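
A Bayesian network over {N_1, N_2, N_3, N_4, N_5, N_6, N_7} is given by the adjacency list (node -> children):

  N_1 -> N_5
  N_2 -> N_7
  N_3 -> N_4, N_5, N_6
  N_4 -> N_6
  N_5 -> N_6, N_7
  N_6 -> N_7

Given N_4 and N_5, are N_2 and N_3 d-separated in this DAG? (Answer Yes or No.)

We examine all 6 paths between N_2 and N_3:
Path 1: N_2 → N_7 ← N_6 ← N_3
  N_7 is a collider here and neither N_7 nor any of its descendants is conditioned on, so the collider stays closed — the path is blocked at N_7.
Path 2: N_2 → N_7 ← N_6 ← N_4 ← N_3
  N_7 is a collider here and neither N_7 nor any of its descendants is conditioned on, so the collider stays closed — the path is blocked at N_7.
Path 3: N_2 → N_7 ← N_6 ← N_5 ← N_3
  N_7 is a collider here and neither N_7 nor any of its descendants is conditioned on, so the collider stays closed — the path is blocked at N_7.
Path 4: N_2 → N_7 ← N_5 ← N_3
  N_7 is a collider here and neither N_7 nor any of its descendants is conditioned on, so the collider stays closed — the path is blocked at N_7.
Path 5: N_2 → N_7 ← N_5 → N_6 ← N_3
  N_7 is a collider here and neither N_7 nor any of its descendants is conditioned on, so the collider stays closed — the path is blocked at N_7.
Path 6: N_2 → N_7 ← N_5 → N_6 ← N_4 ← N_3
  N_7 is a collider here and neither N_7 nor any of its descendants is conditioned on, so the collider stays closed — the path is blocked at N_7.
All paths are blocked; N_2 ⊥ N_3 | {N_4, N_5} holds.

Yes — N_2 and N_3 are d-separated given {N_4, N_5}.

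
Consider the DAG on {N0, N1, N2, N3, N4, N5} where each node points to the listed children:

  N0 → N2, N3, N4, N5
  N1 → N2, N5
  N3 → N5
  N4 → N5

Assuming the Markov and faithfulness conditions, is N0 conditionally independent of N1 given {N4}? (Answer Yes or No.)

We examine all 4 paths between N0 and N1:
  1. N0 → N5 ← N1 — N5:collider[blocks] ⇒ blocked
  2. N0 → N3 → N5 ← N1 — N3:chain[open]; N5:collider[blocks] ⇒ blocked
  3. N0 → N4 → N5 ← N1 — N4:chain[blocks]; N5:collider[blocks] ⇒ blocked
  4. N0 → N2 ← N1 — N2:collider[blocks] ⇒ blocked
Since every path is blocked, d-separation holds.

Yes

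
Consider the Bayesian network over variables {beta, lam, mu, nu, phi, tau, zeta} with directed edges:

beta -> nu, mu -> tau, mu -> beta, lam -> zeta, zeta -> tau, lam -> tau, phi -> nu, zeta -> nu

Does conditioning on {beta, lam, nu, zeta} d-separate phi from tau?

Yes

We examine all 3 paths between phi and tau:
Path 1: phi → nu ← zeta → tau
  zeta is a fork here and zeta is conditioned on, so the path is blocked at zeta.
Path 2: phi → nu ← zeta ← lam → tau
  zeta is a chain here and zeta is conditioned on, so the path is blocked at zeta.
Path 3: phi → nu ← beta ← mu → tau
  beta is a chain here and beta is conditioned on, so the path is blocked at beta.
Since every path is blocked, d-separation holds.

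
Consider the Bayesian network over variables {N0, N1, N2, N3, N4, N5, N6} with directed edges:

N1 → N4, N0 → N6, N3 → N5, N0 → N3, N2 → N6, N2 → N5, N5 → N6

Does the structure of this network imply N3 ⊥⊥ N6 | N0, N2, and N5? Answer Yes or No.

Yes

Enumerating the 3 paths from N3 to N6 and testing each for blocking by {N0, N2, N5}:
Path 1: N3 ← N0 → N6
  N0 is a fork here and N0 is conditioned on, so the path is blocked at N0.
Path 2: N3 → N5 ← N2 → N6
  N2 is a fork here and N2 is conditioned on, so the path is blocked at N2.
Path 3: N3 → N5 → N6
  N5 is a chain here and N5 is conditioned on, so the path is blocked at N5.
All paths are blocked; N3 ⊥ N6 | {N0, N2, N5} holds.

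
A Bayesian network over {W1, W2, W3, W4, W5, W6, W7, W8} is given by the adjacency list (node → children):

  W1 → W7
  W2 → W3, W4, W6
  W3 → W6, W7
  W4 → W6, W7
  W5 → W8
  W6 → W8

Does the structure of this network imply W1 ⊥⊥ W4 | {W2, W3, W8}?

5 paths connect W1 and W4; each must be blocked for d-separation to hold:
Path 1: W1 → W7 ← W4
  W7 is a collider here and neither W7 nor any of its descendants is conditioned on, so the collider stays closed — the path is blocked at W7.
Path 2: W1 → W7 ← W3 → W6 ← W4
  W7 is a collider here and neither W7 nor any of its descendants is conditioned on, so the collider stays closed — the path is blocked at W7.
Path 3: W1 → W7 ← W3 → W6 ← W2 → W4
  W7 is a collider here and neither W7 nor any of its descendants is conditioned on, so the collider stays closed — the path is blocked at W7.
Path 4: W1 → W7 ← W3 ← W2 → W4
  W7 is a collider here and neither W7 nor any of its descendants is conditioned on, so the collider stays closed — the path is blocked at W7.
Path 5: W1 → W7 ← W3 ← W2 → W6 ← W4
  W7 is a collider here and neither W7 nor any of its descendants is conditioned on, so the collider stays closed — the path is blocked at W7.
Since every path is blocked, d-separation holds.

Yes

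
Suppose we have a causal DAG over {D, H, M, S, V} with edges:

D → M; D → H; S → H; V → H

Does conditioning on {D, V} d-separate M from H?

Yes

The only undirected path from M to H is:
Path 1: M ← D → H
  D is a fork here and D is conditioned on, so the path is blocked at D.
Every path is blocked, so M and H are d-separated given {D, V}.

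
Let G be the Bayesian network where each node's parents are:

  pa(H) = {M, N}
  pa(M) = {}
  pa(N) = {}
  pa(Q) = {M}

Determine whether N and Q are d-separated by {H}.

Only one path connects N and Q:
Path 1: N → H ← M → Q
  H is a collider and H is conditioned on, which opens it; M is a fork and M is not conditioned on — no node blocks this path, so it is active.
At least one path is unblocked, so d-separation fails.

No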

========

### [EXERCISE PROMPT]
Would you output the whole listing exactly as written?

### [SOLVED PROBLEM]
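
A Bayesian network over {N_1, N_2, N_3, N_4, N_5, N_6, N_7} is given by the adjacency list (node -> children):

  N_1 -> N_5
  N_2 -> N_7
  N_3 -> N_4, N_5, N_6
  N_4 -> N_6
  N_5 -> N_6, N_7
  N_6 -> N_7

Given N_4 and N_5, are N_2 and N_3 d-separated in this DAG? (Answer Yes or No.)

We examine all 6 paths between N_2 and N_3:
Path 1: N_2 → N_7 ← N_6 ← N_3
  N_7 is a collider here and neither N_7 nor any of its descendants is conditioned on, so the collider stays closed — the path is blocked at N_7.
Path 2: N_2 → N_7 ← N_6 ← N_4 ← N_3
  N_7 is a collider here and neither N_7 nor any of its descendants is conditioned on, so the collider stays closed — the path is blocked at N_7.
Path 3: N_2 → N_7 ← N_6 ← N_5 ← N_3
  N_7 is a collider here and neither N_7 nor any of its descendants is conditioned on, so the collider stays closed — the path is blocked at N_7.
Path 4: N_2 → N_7 ← N_5 ← N_3
  N_7 is a collider here and neither N_7 nor any of its descendants is conditioned on, so the collider stays closed — the path is blocked at N_7.
Path 5: N_2 → N_7 ← N_5 → N_6 ← N_3
  N_7 is a collider here and neither N_7 nor any of its descendants is conditioned on, so the collider stays closed — the path is blocked at N_7.
Path 6: N_2 → N_7 ← N_5 → N_6 ← N_4 ← N_3
  N_7 is a collider here and neither N_7 nor any of its descendants is conditioned on, so the collider stays closed — the path is blocked at N_7.
All paths are blocked; N_2 ⊥ N_3 | {N_4, N_5} holds.

Yes — N_2 and N_3 are d-separated given {N_4, N_5}.

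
Consider the DAG on {N0, N1, N2, N3, N4, N5} where each node points to the listed children:

  N0 → N2, N3, N4, N5
  N1 → N2, N5
  N3 → N5
  N4 → N5

Assuming the Markov and faithfulness conditions, is N0 conditionally independent of N1 given {N4}? (Answer Yes or No.)

We examine all 4 paths between N0 and N1:
  1. N0 → N5 ← N1 — N5:collider[blocks] ⇒ blocked
  2. N0 → N3 → N5 ← N1 — N3:chain[open]; N5:collider[blocks] ⇒ blocked
  3. N0 → N4 → N5 ← N1 — N4:chain[blocks]; N5:collider[blocks] ⇒ blocked
  4. N0 → N2 ← N1 — N2:collider[blocks] ⇒ blocked
Since every path is blocked, d-separation holds.

Yes

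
Consider the Bayesian network over variables {beta, lam, mu, nu, phi, tau, zeta} with directed edges:

beta -> nu, mu -> tau, mu -> beta, lam -> zeta, zeta -> tau, lam -> tau, phi -> nu, zeta -> nu

Does conditioning on {beta, lam, nu, zeta} d-separate phi from tau?

Yes

We examine all 3 paths between phi and tau:
Path 1: phi → nu ← zeta → tau
  zeta is a fork here and zeta is conditioned on, so the path is blocked at zeta.
Path 2: phi → nu ← zeta ← lam → tau
  zeta is a chain here and zeta is conditioned on, so the path is blocked at zeta.
Path 3: phi → nu ← beta ← mu → tau
  beta is a chain here and beta is conditioned on, so the path is blocked at beta.
Since every path is blocked, d-separation holds.

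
Consider the Bayesian network over variables {N0, N1, N2, N3, N4, N5, N6} with directed edges:

N1 → N4, N0 → N6, N3 → N5, N0 → N3, N2 → N6, N2 → N5, N5 → N6

Does the structure of this network imply N3 ⊥⊥ N6 | N0, N2, and N5? Answer Yes or No.

Yes

Enumerating the 3 paths from N3 to N6 and testing each for blocking by {N0, N2, N5}:
Path 1: N3 ← N0 → N6
  N0 is a fork here and N0 is conditioned on, so the path is blocked at N0.
Path 2: N3 → N5 ← N2 → N6
  N2 is a fork here and N2 is conditioned on, so the path is blocked at N2.
Path 3: N3 → N5 → N6
  N5 is a chain here and N5 is conditioned on, so the path is blocked at N5.
All paths are blocked; N3 ⊥ N6 | {N0, N2, N5} holds.

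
A Bayesian network over {W1, W2, W3, W4, W5, W6, W7, W8} is given by the adjacency list (node → children):

  W1 → W7
  W2 → W3, W4, W6
  W3 → W6, W7
  W4 → W6, W7
  W5 → W8
  W6 → W8

Does the structure of this network imply W1 ⊥⊥ W4 | {W2, W3, W8}?

5 paths connect W1 and W4; each must be blocked for d-separation to hold:
Path 1: W1 → W7 ← W4
  W7 is a collider here and neither W7 nor any of its descendants is conditioned on, so the collider stays closed — the path is blocked at W7.
Path 2: W1 → W7 ← W3 → W6 ← W4
  W7 is a collider here and neither W7 nor any of its descendants is conditioned on, so the collider stays closed — the path is blocked at W7.
Path 3: W1 → W7 ← W3 → W6 ← W2 → W4
  W7 is a collider here and neither W7 nor any of its descendants is conditioned on, so the collider stays closed — the path is blocked at W7.
Path 4: W1 → W7 ← W3 ← W2 → W4
  W7 is a collider here and neither W7 nor any of its descendants is conditioned on, so the collider stays closed — the path is blocked at W7.
Path 5: W1 → W7 ← W3 ← W2 → W6 ← W4
  W7 is a collider here and neither W7 nor any of its descendants is conditioned on, so the collider stays closed — the path is blocked at W7.
Since every path is blocked, d-separation holds.

Yes

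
Suppose we have a causal DAG over {D, H, M, S, V} with edges:

D → M; D → H; S → H; V → H

Does conditioning on {D, V} d-separate M from H?

Yes

The only undirected path from M to H is:
Path 1: M ← D → H
  D is a fork here and D is conditioned on, so the path is blocked at D.
Every path is blocked, so M and H are d-separated given {D, V}.

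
Let G be the Bayesian network where each node's parents are:

  pa(H) = {M, N}
  pa(M) = {}
  pa(N) = {}
  pa(Q) = {M}

Determine whether N and Q are d-separated by {H}.

Only one path connects N and Q:
Path 1: N → H ← M → Q
  H is a collider and H is conditioned on, which opens it; M is a fork and M is not conditioned on — no node blocks this path, so it is active.
At least one path is unblocked, so d-separation fails.

No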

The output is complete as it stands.